Nothing but the lines below between the line holding "In Mercator projection" and the line holding "A profile has", inclusive, should appear in the answer, each set down exactly.
(Material provided)
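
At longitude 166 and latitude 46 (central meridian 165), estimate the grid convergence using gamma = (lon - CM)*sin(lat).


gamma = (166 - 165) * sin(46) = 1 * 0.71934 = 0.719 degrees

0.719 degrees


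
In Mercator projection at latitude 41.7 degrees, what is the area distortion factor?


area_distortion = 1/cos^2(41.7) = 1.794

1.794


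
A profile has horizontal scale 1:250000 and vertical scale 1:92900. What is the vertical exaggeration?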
(End Material provided)
(Material provided)
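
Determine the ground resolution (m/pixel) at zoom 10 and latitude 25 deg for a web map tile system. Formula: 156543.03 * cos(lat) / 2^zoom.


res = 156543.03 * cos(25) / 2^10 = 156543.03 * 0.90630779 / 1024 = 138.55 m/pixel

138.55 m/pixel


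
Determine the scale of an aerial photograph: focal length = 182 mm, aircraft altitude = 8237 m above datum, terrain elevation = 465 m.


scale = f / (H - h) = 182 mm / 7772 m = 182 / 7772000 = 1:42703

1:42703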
(End Material provided)
Result of the exercise>
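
In Mercator projection at latitude 41.7 degrees, what is the area distortion factor?


area_distortion = 1/cos^2(41.7) = 1.794

1.794


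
A profile has horizontal scale 1:250000 and vertical scale 1:92900. What is the vertical exaggeration?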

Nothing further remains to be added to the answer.